Your instructions: The answer must be the data, repeated exactly.

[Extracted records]
Segment Open

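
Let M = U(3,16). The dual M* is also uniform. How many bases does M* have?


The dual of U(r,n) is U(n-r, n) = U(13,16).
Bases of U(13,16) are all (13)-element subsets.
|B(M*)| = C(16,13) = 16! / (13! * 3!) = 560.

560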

Segment Closed

Answer for the task:
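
Let M = U(3,16). The dual M* is also uniform. How many bases does M* have?


The dual of U(r,n) is U(n-r, n) = U(13,16).
Bases of U(13,16) are all (13)-element subsets.
|B(M*)| = C(16,13) = 16! / (13! * 3!) = 560.

560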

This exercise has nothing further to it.